**Directions:** Using the entries below, output each line exactly from the first through the one that contains "Edge set: 1–B;".

**Data for review:**
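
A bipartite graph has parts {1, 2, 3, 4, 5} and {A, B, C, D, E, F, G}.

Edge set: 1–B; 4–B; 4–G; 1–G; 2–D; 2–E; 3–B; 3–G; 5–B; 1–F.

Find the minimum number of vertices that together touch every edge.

4

The 4 edges 1–F, 2–E, 3–G, 4–B form a matching, so any vertex cover needs at least 4 vertices (one per matched edge).
Conversely {1, 2, B, G} meets every edge and has exactly 4 vertices, so 4 is optimal.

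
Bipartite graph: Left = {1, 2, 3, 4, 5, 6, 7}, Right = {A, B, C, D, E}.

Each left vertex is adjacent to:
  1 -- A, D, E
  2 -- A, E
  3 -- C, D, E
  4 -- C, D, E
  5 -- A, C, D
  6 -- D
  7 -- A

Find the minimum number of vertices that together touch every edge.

{A, C, D, E} is a vertex cover of size 4: every edge has an endpoint in this set.
No smaller cover exists because 1–D, 2–A, 3–C, 4–E is a matching of size 4, and a cover must include an endpoint of each of these disjoint edges (König's theorem).

4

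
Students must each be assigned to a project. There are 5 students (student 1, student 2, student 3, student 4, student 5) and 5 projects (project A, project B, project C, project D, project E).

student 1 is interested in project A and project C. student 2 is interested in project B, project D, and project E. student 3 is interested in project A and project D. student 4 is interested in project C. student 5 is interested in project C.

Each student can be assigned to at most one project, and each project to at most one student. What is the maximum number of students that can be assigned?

One maximum matching: student 1-project A, student 2-project E, student 3-project D, student 4-project C.
The set {student 4, student 5} has only 1 neighbour ({project C}), so by Hall's theorem at most 4 of the 5 students can be matched.

4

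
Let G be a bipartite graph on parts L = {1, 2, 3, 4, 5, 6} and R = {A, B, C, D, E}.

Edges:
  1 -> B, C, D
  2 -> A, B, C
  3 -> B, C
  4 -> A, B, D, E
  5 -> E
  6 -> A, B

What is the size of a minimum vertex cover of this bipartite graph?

A maximum matching has 5 edges (e.g. 1–D, 2–A, 3–C, 4–B, 5–E).
By König's theorem the minimum vertex cover has the same size. One such cover is {A, B, C, D, E}.

5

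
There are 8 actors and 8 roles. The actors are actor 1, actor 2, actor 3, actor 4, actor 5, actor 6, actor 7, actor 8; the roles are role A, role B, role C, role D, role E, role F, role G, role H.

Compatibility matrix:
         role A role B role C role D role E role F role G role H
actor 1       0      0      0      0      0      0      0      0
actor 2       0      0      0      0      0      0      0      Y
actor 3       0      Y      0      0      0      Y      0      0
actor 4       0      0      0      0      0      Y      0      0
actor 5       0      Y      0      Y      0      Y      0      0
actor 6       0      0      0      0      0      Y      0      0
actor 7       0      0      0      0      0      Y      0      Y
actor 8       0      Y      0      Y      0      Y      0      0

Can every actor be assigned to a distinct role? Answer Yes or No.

No

The set {actor 1, actor 2, actor 3, actor 4, actor 5, actor 6, actor 7, actor 8} has only 4 neighbours ({role B, role D, role F, role H}), so by Hall's theorem at most 4 of the 8 actors can be matched.
Hence no matching covers every actor.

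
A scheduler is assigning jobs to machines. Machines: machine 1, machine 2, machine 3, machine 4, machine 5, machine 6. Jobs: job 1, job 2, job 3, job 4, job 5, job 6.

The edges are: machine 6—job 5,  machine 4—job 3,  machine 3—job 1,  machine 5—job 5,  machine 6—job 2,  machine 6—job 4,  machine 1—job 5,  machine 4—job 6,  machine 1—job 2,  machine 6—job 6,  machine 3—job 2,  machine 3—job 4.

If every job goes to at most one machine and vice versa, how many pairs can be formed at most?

5

A valid assignment of size 5: machine 1→job 2, machine 3→job 1, machine 4→job 3, machine 5→job 5, machine 6→job 6.
The set {machine 2} has only 0 neighbours (∅), so by Hall's theorem at most 5 of the 6 machines can be matched.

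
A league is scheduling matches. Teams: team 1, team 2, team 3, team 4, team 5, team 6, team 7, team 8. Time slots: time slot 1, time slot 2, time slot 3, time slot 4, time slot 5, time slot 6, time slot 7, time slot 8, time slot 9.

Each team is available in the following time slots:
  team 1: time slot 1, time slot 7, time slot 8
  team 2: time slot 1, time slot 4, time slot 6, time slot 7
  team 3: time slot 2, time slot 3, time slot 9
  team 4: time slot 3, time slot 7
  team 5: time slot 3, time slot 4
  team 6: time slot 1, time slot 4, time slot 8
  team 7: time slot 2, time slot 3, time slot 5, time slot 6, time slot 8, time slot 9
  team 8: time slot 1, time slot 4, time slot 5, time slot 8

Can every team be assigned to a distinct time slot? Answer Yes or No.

One maximum matching: team 1-time slot 8, team 2-time slot 6, team 3-time slot 2, team 4-time slot 7, team 5-time slot 3, team 6-time slot 1, team 7-time slot 5, team 8-time slot 4.
Every team is matched, so this matching saturates all of them.

Yes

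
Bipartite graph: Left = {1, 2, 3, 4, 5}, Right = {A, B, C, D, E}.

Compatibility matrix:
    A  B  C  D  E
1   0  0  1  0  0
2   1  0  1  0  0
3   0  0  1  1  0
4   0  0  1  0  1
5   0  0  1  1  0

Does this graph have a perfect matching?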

**Output for this exercise:**
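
A bipartite graph has parts {1, 2, 3, 4, 5} and {A, B, C, D, E, F, G}.

Edge set: 1–B; 4–B; 4–G; 1–G; 2–D; 2–E; 3–B; 3–G; 5–B; 1–F.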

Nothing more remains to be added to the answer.